** DATA TO USE follows **

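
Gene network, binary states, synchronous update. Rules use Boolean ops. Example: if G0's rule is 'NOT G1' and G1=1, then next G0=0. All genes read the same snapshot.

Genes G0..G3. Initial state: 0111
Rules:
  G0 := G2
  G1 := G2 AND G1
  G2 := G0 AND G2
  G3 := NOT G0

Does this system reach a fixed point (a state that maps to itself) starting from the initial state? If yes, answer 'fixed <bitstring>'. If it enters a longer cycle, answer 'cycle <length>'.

Answer: fixed 0001

Derivation:
Step 0: 0111
Step 1: G0=G2=1 G1=G2&G1=1&1=1 G2=G0&G2=0&1=0 G3=NOT G0=NOT 0=1 -> 1101
Step 2: G0=G2=0 G1=G2&G1=0&1=0 G2=G0&G2=1&0=0 G3=NOT G0=NOT 1=0 -> 0000
Step 3: G0=G2=0 G1=G2&G1=0&0=0 G2=G0&G2=0&0=0 G3=NOT G0=NOT 0=1 -> 0001
Step 4: G0=G2=0 G1=G2&G1=0&0=0 G2=G0&G2=0&0=0 G3=NOT G0=NOT 0=1 -> 0001
Fixed point reached at step 3: 0001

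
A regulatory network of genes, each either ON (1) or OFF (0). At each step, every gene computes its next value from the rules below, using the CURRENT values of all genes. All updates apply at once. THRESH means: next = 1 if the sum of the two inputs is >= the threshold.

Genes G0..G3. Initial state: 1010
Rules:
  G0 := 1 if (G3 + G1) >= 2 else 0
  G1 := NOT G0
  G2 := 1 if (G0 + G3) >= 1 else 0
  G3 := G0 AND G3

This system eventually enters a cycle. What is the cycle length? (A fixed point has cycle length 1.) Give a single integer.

Step 0: 1010
Step 1: G0=(0+0>=2)=0 G1=NOT G0=NOT 1=0 G2=(1+0>=1)=1 G3=G0&G3=1&0=0 -> 0010
Step 2: G0=(0+0>=2)=0 G1=NOT G0=NOT 0=1 G2=(0+0>=1)=0 G3=G0&G3=0&0=0 -> 0100
Step 3: G0=(0+1>=2)=0 G1=NOT G0=NOT 0=1 G2=(0+0>=1)=0 G3=G0&G3=0&0=0 -> 0100
State from step 3 equals state from step 2 -> cycle length 1

Answer: 1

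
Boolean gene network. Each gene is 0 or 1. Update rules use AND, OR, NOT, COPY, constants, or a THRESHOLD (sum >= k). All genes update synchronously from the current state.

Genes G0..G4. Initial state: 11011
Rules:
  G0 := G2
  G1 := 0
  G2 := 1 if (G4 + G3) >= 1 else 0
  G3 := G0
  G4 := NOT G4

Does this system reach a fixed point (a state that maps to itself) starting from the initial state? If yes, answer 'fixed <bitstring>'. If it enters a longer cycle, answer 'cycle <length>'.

Step 0: 11011
Step 1: G0=G2=0 G1=0(const) G2=(1+1>=1)=1 G3=G0=1 G4=NOT G4=NOT 1=0 -> 00110
Step 2: G0=G2=1 G1=0(const) G2=(0+1>=1)=1 G3=G0=0 G4=NOT G4=NOT 0=1 -> 10101
Step 3: G0=G2=1 G1=0(const) G2=(1+0>=1)=1 G3=G0=1 G4=NOT G4=NOT 1=0 -> 10110
Step 4: G0=G2=1 G1=0(const) G2=(0+1>=1)=1 G3=G0=1 G4=NOT G4=NOT 0=1 -> 10111
Step 5: G0=G2=1 G1=0(const) G2=(1+1>=1)=1 G3=G0=1 G4=NOT G4=NOT 1=0 -> 10110
Cycle of length 2 starting at step 3 -> no fixed point

Answer: cycle 2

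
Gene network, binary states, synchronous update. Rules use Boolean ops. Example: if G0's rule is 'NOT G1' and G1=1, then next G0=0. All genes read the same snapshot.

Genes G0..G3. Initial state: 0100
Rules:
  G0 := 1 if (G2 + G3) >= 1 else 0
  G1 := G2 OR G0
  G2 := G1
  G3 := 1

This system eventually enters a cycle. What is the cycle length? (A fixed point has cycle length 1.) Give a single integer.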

** End of DATA TO USE **

## DIRECTIONS FOR THIS TASK
Set down each line of the data precisely as it appears above.

## RESPONSE TO THE EXERCISE
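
Gene network, binary states, synchronous update. Rules use Boolean ops. Example: if G0's rule is 'NOT G1' and G1=1, then next G0=0. All genes read the same snapshot.

Genes G0..G3. Initial state: 0111
Rules:
  G0 := G2
  G1 := G2 AND G1
  G2 := G0 AND G2
  G3 := NOT G0

Does this system reach a fixed point (a state that maps to itself) starting from the initial state? If yes, answer 'fixed <bitstring>'. If it enters a longer cycle, answer 'cycle <length>'.

Answer: fixed 0001

Derivation:
Step 0: 0111
Step 1: G0=G2=1 G1=G2&G1=1&1=1 G2=G0&G2=0&1=0 G3=NOT G0=NOT 0=1 -> 1101
Step 2: G0=G2=0 G1=G2&G1=0&1=0 G2=G0&G2=1&0=0 G3=NOT G0=NOT 1=0 -> 0000
Step 3: G0=G2=0 G1=G2&G1=0&0=0 G2=G0&G2=0&0=0 G3=NOT G0=NOT 0=1 -> 0001
Step 4: G0=G2=0 G1=G2&G1=0&0=0 G2=G0&G2=0&0=0 G3=NOT G0=NOT 0=1 -> 0001
Fixed point reached at step 3: 0001

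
A regulatory network of genes, each either ON (1) or OFF (0). At each step, every gene computes its next value from the rules below, using the CURRENT values of all genes. All updates apply at once. THRESH means: next = 1 if the sum of the two inputs is >= the threshold.

Genes G0..G3. Initial state: 1010
Rules:
  G0 := 1 if (G3 + G1) >= 2 else 0
  G1 := NOT G0
  G2 := 1 if (G0 + G3) >= 1 else 0
  G3 := G0 AND G3

This system eventually enters a cycle. What is the cycle length? (A fixed point has cycle length 1.) Give a single integer.

Step 0: 1010
Step 1: G0=(0+0>=2)=0 G1=NOT G0=NOT 1=0 G2=(1+0>=1)=1 G3=G0&G3=1&0=0 -> 0010
Step 2: G0=(0+0>=2)=0 G1=NOT G0=NOT 0=1 G2=(0+0>=1)=0 G3=G0&G3=0&0=0 -> 0100
Step 3: G0=(0+1>=2)=0 G1=NOT G0=NOT 0=1 G2=(0+0>=1)=0 G3=G0&G3=0&0=0 -> 0100
State from step 3 equals state from step 2 -> cycle length 1

Answer: 1

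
Boolean gene network. Each gene is 0 or 1. Update rules use AND, OR, NOT, COPY, constants, or a THRESHOLD (sum >= k). All genes update synchronously from the current state.

Genes G0..G4. Initial state: 11011
Rules:
  G0 := G2
  G1 := 0
  G2 := 1 if (G4 + G3) >= 1 else 0
  G3 := G0
  G4 := NOT G4

Does this system reach a fixed point (a state that maps to itself) starting from the initial state? If yes, answer 'fixed <bitstring>'. If it enters a longer cycle, answer 'cycle <length>'.

Step 0: 11011
Step 1: G0=G2=0 G1=0(const) G2=(1+1>=1)=1 G3=G0=1 G4=NOT G4=NOT 1=0 -> 00110
Step 2: G0=G2=1 G1=0(const) G2=(0+1>=1)=1 G3=G0=0 G4=NOT G4=NOT 0=1 -> 10101
Step 3: G0=G2=1 G1=0(const) G2=(1+0>=1)=1 G3=G0=1 G4=NOT G4=NOT 1=0 -> 10110
Step 4: G0=G2=1 G1=0(const) G2=(0+1>=1)=1 G3=G0=1 G4=NOT G4=NOT 0=1 -> 10111
Step 5: G0=G2=1 G1=0(const) G2=(1+1>=1)=1 G3=G0=1 G4=NOT G4=NOT 1=0 -> 10110
Cycle of length 2 starting at step 3 -> no fixed point

Answer: cycle 2

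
Gene network, binary states, synchronous update. Rules use Boolean ops. Example: if G0's rule is 'NOT G1' and G1=1, then next G0=0. All genes read the same snapshot.

Genes G0..G3. Initial state: 0100
Rules:
  G0 := 1 if (G2 + G3) >= 1 else 0
  G1 := G2 OR G0
  G2 := G1
  G3 := 1

This system eventually enters a cycle. What is the cycle length? (A fixed point has cycle length 1.) Give a single integer.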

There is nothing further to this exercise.